Instructions to follow
Look for the word "trade" in the entries and copy each line where it appears.

-*-

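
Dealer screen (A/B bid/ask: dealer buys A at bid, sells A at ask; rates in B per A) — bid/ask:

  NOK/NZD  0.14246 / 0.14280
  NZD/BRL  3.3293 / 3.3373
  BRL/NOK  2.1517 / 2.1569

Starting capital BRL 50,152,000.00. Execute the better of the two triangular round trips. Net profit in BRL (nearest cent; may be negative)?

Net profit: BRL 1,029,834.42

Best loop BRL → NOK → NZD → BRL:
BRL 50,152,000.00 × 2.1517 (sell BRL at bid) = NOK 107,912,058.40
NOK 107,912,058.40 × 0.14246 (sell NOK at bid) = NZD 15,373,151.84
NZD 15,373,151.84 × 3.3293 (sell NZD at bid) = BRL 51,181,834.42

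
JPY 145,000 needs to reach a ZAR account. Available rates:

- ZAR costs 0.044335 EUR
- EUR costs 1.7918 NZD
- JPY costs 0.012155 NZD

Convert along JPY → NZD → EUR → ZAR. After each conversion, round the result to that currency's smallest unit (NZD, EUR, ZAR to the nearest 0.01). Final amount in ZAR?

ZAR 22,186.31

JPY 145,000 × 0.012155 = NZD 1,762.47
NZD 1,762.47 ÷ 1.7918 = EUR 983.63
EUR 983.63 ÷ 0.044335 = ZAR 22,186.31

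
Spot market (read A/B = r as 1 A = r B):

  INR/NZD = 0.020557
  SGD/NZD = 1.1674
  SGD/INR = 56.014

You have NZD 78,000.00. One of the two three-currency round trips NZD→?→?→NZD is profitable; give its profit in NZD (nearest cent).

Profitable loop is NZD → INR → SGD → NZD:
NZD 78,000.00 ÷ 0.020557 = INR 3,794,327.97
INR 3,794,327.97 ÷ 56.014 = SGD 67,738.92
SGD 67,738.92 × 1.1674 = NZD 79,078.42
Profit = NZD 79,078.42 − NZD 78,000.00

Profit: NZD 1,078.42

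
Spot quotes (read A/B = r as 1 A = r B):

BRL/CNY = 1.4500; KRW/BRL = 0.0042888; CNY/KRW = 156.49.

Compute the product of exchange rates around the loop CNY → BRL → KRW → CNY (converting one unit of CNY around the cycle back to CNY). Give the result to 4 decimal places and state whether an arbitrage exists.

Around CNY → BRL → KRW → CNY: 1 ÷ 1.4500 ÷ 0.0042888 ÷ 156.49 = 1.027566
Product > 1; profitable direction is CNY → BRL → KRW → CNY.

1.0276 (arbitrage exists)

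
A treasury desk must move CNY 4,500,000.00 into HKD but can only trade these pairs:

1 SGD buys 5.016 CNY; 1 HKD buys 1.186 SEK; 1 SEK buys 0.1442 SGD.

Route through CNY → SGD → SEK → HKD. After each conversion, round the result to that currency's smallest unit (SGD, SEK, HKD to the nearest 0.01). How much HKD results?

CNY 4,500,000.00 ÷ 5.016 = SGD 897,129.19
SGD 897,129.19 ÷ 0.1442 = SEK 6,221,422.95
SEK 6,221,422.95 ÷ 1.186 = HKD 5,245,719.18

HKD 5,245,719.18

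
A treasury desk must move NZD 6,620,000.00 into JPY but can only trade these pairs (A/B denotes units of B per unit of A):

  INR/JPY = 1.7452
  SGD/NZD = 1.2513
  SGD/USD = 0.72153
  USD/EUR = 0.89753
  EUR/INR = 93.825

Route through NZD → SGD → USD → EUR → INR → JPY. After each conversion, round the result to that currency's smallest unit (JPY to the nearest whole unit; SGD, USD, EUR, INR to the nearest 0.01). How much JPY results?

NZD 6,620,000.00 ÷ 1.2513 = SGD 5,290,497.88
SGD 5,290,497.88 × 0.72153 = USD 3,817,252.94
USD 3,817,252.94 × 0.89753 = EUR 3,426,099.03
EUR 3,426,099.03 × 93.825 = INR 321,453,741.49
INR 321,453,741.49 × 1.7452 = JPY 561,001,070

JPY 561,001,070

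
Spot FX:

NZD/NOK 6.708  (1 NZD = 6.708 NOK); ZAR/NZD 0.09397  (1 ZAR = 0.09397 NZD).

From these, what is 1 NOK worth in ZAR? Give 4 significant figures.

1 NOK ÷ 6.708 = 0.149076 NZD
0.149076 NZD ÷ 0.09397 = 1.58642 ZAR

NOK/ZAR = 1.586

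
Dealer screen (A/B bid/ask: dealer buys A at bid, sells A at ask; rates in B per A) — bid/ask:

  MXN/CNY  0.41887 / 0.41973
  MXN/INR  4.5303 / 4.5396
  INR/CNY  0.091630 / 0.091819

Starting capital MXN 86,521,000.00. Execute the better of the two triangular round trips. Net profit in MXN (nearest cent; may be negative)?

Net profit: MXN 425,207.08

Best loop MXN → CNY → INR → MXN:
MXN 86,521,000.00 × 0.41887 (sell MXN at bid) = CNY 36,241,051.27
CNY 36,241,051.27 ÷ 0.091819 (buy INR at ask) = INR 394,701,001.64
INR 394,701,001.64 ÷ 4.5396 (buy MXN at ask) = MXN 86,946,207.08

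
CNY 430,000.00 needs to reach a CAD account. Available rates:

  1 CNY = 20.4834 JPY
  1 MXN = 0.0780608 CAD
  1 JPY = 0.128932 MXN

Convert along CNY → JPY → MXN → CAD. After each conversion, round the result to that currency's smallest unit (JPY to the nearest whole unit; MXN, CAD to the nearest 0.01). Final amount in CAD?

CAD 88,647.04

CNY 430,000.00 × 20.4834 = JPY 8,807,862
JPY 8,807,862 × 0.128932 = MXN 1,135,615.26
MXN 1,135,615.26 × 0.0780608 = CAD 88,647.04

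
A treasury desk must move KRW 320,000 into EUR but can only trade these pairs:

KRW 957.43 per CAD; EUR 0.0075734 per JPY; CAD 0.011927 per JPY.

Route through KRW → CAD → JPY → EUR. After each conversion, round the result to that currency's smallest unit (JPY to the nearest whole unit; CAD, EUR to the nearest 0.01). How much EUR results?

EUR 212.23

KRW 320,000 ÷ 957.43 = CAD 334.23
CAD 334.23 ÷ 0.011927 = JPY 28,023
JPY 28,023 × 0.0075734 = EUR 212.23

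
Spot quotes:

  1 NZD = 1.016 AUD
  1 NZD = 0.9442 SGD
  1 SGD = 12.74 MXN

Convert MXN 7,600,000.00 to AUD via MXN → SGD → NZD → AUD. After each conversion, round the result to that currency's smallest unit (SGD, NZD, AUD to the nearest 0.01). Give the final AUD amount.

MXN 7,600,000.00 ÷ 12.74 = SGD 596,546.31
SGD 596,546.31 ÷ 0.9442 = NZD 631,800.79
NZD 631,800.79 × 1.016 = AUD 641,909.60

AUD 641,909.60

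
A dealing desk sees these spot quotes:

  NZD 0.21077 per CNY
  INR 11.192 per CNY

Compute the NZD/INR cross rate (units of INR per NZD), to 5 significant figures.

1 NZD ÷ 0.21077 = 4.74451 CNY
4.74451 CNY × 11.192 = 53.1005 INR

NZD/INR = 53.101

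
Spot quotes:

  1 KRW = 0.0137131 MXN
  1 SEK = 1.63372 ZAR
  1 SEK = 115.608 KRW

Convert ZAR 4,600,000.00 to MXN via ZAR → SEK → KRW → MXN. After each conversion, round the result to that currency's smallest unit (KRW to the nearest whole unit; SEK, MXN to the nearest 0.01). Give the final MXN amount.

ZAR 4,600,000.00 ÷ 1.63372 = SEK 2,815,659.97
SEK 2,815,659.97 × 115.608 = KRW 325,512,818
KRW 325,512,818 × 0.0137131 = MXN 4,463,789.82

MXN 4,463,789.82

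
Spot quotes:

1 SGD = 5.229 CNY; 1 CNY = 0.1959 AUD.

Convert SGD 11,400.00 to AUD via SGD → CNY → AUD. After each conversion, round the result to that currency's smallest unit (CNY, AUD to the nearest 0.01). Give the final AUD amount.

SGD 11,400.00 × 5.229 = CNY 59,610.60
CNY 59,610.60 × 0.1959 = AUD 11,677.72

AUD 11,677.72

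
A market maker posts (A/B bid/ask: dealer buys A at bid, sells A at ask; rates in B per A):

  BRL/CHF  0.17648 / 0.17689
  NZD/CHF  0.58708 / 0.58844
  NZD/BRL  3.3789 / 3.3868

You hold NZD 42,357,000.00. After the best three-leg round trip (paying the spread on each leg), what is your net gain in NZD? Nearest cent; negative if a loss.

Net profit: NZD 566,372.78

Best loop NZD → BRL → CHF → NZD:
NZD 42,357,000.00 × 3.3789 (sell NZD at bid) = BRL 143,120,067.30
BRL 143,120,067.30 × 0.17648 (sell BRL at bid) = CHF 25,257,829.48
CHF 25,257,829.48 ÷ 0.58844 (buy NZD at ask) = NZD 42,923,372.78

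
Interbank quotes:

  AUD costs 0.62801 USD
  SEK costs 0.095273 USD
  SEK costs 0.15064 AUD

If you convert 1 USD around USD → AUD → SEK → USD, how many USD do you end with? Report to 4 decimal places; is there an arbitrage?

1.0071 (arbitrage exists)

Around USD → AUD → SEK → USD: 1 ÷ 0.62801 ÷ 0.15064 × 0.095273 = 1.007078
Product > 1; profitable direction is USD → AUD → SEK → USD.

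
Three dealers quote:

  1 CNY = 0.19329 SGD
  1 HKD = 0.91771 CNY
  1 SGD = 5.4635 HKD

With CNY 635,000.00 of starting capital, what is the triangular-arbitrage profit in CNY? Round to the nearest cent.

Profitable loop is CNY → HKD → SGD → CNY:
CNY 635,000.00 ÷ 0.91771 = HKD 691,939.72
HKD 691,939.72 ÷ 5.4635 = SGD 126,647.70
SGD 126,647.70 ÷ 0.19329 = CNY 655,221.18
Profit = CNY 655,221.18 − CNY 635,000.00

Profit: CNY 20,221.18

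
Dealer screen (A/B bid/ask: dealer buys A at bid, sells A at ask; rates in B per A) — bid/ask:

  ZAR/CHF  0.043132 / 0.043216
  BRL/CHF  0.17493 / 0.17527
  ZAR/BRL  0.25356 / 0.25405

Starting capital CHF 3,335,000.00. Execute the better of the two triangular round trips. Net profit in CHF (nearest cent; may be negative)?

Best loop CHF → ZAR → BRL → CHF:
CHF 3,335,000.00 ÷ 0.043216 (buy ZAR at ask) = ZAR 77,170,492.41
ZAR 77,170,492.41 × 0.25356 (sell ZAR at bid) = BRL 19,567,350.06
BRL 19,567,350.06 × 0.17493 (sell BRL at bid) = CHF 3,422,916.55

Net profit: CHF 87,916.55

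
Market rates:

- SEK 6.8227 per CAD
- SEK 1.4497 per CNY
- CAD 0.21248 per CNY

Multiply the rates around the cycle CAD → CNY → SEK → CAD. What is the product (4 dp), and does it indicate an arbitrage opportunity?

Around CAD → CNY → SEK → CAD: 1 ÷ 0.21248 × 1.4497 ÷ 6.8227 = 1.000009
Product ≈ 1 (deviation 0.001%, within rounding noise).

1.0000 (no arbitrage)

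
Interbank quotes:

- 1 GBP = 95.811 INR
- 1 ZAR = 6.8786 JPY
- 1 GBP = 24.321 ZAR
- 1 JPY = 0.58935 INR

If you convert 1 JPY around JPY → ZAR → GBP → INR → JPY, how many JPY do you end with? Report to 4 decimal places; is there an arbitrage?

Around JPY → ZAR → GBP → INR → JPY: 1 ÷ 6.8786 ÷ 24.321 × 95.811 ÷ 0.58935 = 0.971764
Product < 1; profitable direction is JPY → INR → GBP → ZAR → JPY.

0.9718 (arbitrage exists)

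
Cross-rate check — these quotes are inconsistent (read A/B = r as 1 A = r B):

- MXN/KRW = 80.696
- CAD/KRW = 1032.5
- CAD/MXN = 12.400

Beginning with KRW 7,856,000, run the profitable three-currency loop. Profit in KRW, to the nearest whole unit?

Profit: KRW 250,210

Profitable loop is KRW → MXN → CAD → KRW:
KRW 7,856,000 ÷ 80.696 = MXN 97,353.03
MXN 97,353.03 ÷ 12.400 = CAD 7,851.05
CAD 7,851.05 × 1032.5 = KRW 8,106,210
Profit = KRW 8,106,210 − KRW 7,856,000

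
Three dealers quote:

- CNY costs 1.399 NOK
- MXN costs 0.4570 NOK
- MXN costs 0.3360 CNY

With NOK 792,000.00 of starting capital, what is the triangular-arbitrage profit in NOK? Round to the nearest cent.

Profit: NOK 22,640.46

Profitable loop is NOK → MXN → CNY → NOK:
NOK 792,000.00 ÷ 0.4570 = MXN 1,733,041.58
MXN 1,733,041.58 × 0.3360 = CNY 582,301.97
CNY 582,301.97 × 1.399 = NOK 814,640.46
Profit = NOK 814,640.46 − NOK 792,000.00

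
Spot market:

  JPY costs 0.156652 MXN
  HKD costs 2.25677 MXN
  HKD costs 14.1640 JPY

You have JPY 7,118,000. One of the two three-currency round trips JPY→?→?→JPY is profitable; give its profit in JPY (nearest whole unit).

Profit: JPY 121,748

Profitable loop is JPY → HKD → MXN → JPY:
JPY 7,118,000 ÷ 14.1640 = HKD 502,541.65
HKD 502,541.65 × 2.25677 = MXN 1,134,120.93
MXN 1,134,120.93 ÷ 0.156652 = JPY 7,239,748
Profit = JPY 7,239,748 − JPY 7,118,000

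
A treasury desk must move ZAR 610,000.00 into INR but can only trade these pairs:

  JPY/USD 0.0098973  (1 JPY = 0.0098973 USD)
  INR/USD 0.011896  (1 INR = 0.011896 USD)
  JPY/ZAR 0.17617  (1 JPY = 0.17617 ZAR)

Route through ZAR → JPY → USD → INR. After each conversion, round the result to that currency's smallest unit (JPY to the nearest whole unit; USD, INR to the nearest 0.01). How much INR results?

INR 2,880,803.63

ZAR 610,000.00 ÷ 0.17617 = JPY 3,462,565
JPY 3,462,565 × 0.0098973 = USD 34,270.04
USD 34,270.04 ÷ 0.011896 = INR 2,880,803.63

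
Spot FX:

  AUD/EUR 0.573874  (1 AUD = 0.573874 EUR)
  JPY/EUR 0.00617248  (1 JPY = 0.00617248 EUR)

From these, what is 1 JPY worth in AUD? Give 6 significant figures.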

-*-

Exercise solution
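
A treasury desk must move CNY 4,500,000.00 into HKD but can only trade these pairs:
A treasury desk must move NZD 6,620,000.00 into JPY but can only trade these pairs (A/B denotes units of B per unit of A):
A treasury desk must move KRW 320,000 into EUR but can only trade these pairs:
A treasury desk must move ZAR 610,000.00 into INR but can only trade these pairs: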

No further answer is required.